● **Material provided**
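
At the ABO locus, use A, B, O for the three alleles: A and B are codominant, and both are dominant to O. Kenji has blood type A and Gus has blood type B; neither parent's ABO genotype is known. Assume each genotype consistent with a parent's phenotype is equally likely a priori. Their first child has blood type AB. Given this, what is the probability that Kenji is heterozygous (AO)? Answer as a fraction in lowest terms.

1/3

Possible genotypes: Kenji ∈ {AA, AO}; Gus ∈ {BB, BO}.
Weight each parental genotype pair by prior × P(type-AB child):
  AA × BB: posterior weight 4/9.
  AA × BO: posterior weight 2/9.
  AO × BB: posterior weight 2/9.
  AO × BO: posterior weight 1/9.
Sum the posterior weight over pairs where Kenji is AO: 1/3.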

● **Task instructions**
Go through the listing above and set down each line exactly as it stands.

● **Output**
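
At the ABO locus, use A, B, O for the three alleles: A and B are codominant, and both are dominant to O. Kenji has blood type A and Gus has blood type B; neither parent's ABO genotype is known. Assume each genotype consistent with a parent's phenotype is equally likely a priori. Their first child has blood type AB. Given this, what is the probability that Kenji is heterozygous (AO)? Answer as a fraction in lowest terms.

1/3

Possible genotypes: Kenji ∈ {AA, AO}; Gus ∈ {BB, BO}.
Weight each parental genotype pair by prior × P(type-AB child):
  AA × BB: posterior weight 4/9.
  AA × BO: posterior weight 2/9.
  AO × BB: posterior weight 2/9.
  AO × BO: posterior weight 1/9.
Sum the posterior weight over pairs where Kenji is AO: 1/3.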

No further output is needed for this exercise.